Your task is to copy every line of the entries that contains "Derivative".

(Stored items)
[Start of section]

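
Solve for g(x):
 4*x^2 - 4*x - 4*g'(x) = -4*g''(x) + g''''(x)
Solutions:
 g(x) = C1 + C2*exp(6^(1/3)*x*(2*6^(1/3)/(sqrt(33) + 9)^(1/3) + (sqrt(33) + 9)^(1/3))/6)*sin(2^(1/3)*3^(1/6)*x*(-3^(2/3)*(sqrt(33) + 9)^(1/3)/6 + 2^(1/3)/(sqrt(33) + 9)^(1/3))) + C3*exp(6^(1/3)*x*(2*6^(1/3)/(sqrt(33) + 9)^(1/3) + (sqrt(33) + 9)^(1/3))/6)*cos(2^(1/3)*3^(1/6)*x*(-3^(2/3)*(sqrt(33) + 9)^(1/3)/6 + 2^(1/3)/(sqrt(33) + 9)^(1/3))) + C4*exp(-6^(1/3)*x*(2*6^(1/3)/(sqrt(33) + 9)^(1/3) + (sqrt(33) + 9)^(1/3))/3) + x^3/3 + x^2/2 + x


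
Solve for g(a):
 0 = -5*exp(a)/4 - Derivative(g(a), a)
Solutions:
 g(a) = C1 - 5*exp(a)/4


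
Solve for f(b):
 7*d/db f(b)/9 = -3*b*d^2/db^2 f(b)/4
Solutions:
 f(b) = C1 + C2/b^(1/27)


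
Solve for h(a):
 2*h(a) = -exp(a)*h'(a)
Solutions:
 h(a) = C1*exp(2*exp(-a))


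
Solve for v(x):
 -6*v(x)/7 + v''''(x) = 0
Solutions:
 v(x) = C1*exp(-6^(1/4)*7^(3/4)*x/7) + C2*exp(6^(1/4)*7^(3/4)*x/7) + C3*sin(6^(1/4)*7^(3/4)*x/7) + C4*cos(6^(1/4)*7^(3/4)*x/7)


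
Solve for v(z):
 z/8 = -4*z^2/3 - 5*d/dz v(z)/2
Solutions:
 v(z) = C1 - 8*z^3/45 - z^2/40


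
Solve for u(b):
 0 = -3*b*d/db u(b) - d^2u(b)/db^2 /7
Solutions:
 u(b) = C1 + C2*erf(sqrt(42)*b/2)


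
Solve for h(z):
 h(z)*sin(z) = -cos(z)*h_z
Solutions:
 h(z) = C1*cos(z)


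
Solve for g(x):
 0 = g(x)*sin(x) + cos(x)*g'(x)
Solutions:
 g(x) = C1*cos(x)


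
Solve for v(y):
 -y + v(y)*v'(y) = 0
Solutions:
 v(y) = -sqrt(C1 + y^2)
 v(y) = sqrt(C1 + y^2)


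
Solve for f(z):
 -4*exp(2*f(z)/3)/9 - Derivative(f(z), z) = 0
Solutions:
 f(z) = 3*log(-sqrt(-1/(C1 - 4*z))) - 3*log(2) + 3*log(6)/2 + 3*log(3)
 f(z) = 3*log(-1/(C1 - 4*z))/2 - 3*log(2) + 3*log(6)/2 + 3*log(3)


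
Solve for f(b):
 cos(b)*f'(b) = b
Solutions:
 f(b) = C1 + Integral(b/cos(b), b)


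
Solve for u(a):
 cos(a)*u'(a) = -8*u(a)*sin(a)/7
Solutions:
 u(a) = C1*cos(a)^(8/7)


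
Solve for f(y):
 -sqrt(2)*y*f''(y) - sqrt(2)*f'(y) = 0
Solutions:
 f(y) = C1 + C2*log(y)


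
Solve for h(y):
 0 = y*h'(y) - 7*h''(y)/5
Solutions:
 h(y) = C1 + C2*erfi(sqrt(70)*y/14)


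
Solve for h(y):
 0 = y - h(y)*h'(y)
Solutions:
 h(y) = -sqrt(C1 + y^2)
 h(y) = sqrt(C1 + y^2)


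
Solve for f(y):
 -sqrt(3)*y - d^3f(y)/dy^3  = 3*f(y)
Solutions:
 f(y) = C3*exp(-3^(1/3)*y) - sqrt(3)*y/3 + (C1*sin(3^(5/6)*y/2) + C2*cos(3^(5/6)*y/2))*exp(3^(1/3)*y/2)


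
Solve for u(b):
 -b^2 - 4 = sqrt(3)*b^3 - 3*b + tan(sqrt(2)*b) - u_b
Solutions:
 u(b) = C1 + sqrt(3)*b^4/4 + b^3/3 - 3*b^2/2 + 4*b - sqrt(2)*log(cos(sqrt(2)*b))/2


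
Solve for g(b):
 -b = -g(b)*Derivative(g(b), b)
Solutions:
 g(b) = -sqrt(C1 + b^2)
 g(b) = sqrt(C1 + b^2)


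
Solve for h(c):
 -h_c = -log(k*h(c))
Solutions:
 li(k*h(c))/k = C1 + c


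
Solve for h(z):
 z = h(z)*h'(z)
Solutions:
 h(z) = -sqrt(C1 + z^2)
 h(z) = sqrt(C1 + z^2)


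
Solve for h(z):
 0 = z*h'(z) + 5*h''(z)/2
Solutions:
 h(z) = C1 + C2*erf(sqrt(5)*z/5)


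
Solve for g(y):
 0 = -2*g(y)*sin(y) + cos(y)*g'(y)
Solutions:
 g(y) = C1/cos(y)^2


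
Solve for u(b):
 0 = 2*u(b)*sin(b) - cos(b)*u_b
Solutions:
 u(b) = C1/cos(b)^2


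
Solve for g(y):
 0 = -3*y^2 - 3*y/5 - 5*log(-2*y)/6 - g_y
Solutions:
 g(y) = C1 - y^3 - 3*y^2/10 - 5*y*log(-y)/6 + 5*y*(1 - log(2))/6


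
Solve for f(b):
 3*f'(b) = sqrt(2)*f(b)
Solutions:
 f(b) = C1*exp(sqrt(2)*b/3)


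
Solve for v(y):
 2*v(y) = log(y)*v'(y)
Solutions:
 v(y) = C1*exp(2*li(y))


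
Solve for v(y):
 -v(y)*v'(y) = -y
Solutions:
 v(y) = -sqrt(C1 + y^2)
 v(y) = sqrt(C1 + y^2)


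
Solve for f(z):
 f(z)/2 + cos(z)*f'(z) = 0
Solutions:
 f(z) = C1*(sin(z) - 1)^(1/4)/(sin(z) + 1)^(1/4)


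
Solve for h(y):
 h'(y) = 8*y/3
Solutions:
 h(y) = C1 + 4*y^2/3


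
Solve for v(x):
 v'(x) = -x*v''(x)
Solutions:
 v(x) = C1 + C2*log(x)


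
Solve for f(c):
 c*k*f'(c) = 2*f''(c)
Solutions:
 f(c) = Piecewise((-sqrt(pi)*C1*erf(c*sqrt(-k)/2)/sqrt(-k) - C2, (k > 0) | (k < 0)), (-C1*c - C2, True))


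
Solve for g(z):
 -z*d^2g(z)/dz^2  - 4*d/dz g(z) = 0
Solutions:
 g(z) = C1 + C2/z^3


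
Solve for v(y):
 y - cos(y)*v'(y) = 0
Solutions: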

[End of section]

* [OUTPUT FOR THIS EXERCISE]:
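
 0 = -5*exp(a)/4 - Derivative(g(a), a)
 -4*exp(2*f(z)/3)/9 - Derivative(f(z), z) = 0
 -b = -g(b)*Derivative(g(b), b)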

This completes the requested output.